_Collected data entries_
*****
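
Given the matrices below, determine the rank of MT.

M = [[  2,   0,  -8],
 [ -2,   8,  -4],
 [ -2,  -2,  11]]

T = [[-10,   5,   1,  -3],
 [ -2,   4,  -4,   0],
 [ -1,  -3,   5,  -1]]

2

First compute MT:
[[-12,  34, -38,   2],
 [  8,  34, -54,  10],
 [ 13, -51,  61,  -5]]
Now row reduce the product.
R2 ← R2 + (2/3)·R1: [0, 170/3, -238/3, 34/3]
R3 ← R3 + (13/12)·R1: [0, -85/6, 119/6, -17/6]
R3 ← R3 + (1/4)·R2: [0, 0, 0, 0]
2 nonzero rows, so rank(MT) = 2.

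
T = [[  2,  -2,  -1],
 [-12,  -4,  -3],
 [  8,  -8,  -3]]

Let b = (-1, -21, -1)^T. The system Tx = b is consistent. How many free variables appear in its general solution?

Row reduce the augmented matrix [T | b].
R2 ← R2 + (6)·R1: [0, -16, -9, -27]
R3 ← R3 − (4)·R1: [0, 0, 1, 3]
The echelon form has 3 nonzero rows, and every pivot lies in the first 3 columns, so rank(T) = rank([T|b]) = 3.
The system is consistent.
Free variables = (unknowns) − (rank) = 3 − 3 = 0.

0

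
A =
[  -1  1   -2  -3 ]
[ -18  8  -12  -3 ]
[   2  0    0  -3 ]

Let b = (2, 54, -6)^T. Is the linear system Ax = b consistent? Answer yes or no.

yes

Row reduce the augmented matrix [A | b].
R2 ← R2 − (18)·R1: [0, -10, 24, 51, 18]
R3 ← R3 + (2)·R1: [0, 2, -4, -9, -2]
R3 ← R3 + (1/5)·R2: [0, 0, 4/5, 6/5, 8/5]
The echelon form has 3 nonzero rows, and every pivot lies in the first 4 columns, so rank(A) = rank([A|b]) = 3.
The system is consistent.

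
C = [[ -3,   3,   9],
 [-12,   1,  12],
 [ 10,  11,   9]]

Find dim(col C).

Row reduce to echelon form.
R2 ← R2 − (4)·R1: [0, -11, -24]
R3 ← R3 + (10/3)·R1: [0, 21, 39]
R3 ← R3 + (21/11)·R2: [0, 0, -75/11]
Echelon form has 3 nonzero rows, so rank(C) = 3.
The column space has dimension equal to the rank: 3.

3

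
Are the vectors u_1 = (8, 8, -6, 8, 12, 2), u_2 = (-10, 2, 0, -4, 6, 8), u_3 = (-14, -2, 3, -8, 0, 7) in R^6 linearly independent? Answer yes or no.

no

Form the matrix with these vectors as rows and row reduce.
R2 ← R2 + (5/4)·R1: [0, 12, -15/2, 6, 21, 21/2]
R3 ← R3 + (7/4)·R1: [0, 12, -15/2, 6, 21, 21/2]
R3 ← R3 − R2: [0, 0, 0, 0, 0, 0]
2 nonzero rows, so the 3 vectors span a space of dimension 2.
Since 2 < 3, the vectors are linearly dependent.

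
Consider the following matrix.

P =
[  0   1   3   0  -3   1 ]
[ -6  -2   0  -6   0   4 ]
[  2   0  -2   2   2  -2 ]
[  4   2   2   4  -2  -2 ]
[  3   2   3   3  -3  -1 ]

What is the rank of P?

Row reduce to echelon form.
Swap R1 ↔ R2
R3 ← R3 + (1/3)·R1: [0, -2/3, -2, 0, 2, -2/3]
R4 ← R4 + (2/3)·R1: [0, 2/3, 2, 0, -2, 2/3]
R5 ← R5 + (1/2)·R1: [0, 1, 3, 0, -3, 1]
R3 ← R3 + (2/3)·R2: [0, 0, 0, 0, 0, 0]
R4 ← R4 − (2/3)·R2: [0, 0, 0, 0, 0, 0]
R5 ← R5 − R2: [0, 0, 0, 0, 0, 0]
Echelon form has 2 nonzero rows, so rank(P) = 2.

2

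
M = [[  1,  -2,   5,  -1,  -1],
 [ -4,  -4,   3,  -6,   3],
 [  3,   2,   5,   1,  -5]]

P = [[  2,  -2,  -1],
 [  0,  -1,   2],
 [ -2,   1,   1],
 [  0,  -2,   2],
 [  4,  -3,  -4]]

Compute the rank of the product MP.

3

First compute MP:
[[-12,  10,   2],
 [ -2,  18, -25],
 [-24,  10,  28]]
Now row reduce the product.
R2 ← R2 − (1/6)·R1: [0, 49/3, -76/3]
R3 ← R3 − (2)·R1: [0, -10, 24]
R3 ← R3 + (30/49)·R2: [0, 0, 416/49]
3 nonzero rows, so rank(MP) = 3.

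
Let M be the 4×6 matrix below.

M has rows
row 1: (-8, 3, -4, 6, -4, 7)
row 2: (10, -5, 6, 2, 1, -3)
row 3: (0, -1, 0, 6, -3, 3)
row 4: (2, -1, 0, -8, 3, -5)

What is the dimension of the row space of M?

4

Row reduce to echelon form.
R2 ← R2 + (5/4)·R1: [0, -5/4, 1, 19/2, -4, 23/4]
R4 ← R4 + (1/4)·R1: [0, -1/4, -1, -13/2, 2, -13/4]
R3 ← R3 − (4/5)·R2: [0, 0, -4/5, -8/5, 1/5, -8/5]
R4 ← R4 − (1/5)·R2: [0, 0, -6/5, -42/5, 14/5, -22/5]
R4 ← R4 − (3/2)·R3: [0, 0, 0, -6, 5/2, -2]
Echelon form has 4 nonzero rows, so rank(M) = 4.
The row space has dimension equal to the rank: 4.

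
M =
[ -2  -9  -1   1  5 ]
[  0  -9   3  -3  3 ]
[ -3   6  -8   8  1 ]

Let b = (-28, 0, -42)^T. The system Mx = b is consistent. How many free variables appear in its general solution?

Row reduce the augmented matrix [M | b].
R3 ← R3 − (3/2)·R1: [0, 39/2, -13/2, 13/2, -13/2, 0]
R3 ← R3 + (13/6)·R2: [0, 0, 0, 0, 0, 0]
The echelon form has 2 nonzero rows, and every pivot lies in the first 5 columns, so rank(M) = rank([M|b]) = 2.
The system is consistent.
Free variables = (unknowns) − (rank) = 5 − 2 = 3.

3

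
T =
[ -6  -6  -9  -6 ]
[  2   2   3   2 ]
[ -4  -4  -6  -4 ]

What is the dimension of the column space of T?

Row reduce to echelon form.
R2 ← R2 + (1/3)·R1: [0, 0, 0, 0]
R3 ← R3 − (2/3)·R1: [0, 0, 0, 0]
Echelon form has 1 nonzero row, so rank(T) = 1.
The column space has dimension equal to the rank: 1.

1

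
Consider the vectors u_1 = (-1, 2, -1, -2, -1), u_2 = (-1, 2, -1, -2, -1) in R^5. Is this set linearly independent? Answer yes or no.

no

Form the matrix with these vectors as rows and row reduce.
R2 ← R2 − R1: [0, 0, 0, 0, 0]
1 nonzero row, so the 2 vectors span a space of dimension 1.
Since 1 < 2, the vectors are linearly dependent.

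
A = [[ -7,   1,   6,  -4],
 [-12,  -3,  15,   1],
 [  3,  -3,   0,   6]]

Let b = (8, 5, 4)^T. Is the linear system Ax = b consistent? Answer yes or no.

no

Row reduce the augmented matrix [A | b].
R2 ← R2 − (12/7)·R1: [0, -33/7, 33/7, 55/7, -61/7]
R3 ← R3 + (3/7)·R1: [0, -18/7, 18/7, 30/7, 52/7]
R3 ← R3 − (6/11)·R2: [0, 0, 0, 0, 134/11]
The echelon form has 3 nonzero rows; the last pivot sits in the augmented column, so rank(A) = 2 but rank([A|b]) = 3.
Since the ranks differ, the system is inconsistent.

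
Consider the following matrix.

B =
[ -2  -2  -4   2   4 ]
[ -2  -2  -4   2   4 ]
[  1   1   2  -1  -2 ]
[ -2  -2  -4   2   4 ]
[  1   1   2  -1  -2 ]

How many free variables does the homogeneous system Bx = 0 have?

Row reduce to echelon form.
R2 ← R2 − R1: [0, 0, 0, 0, 0]
R3 ← R3 + (1/2)·R1: [0, 0, 0, 0, 0]
R4 ← R4 − R1: [0, 0, 0, 0, 0]
R5 ← R5 + (1/2)·R1: [0, 0, 0, 0, 0]
1 nonzero row, so rank(B) = 1.
B has 5 columns; by rank–nullity, nullity = 5 − 1 = 4.

4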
*****
_EXERCISE_
Provide the count of lines in the data above containing "below", and nothing further.

_ANSWER SPACE_
2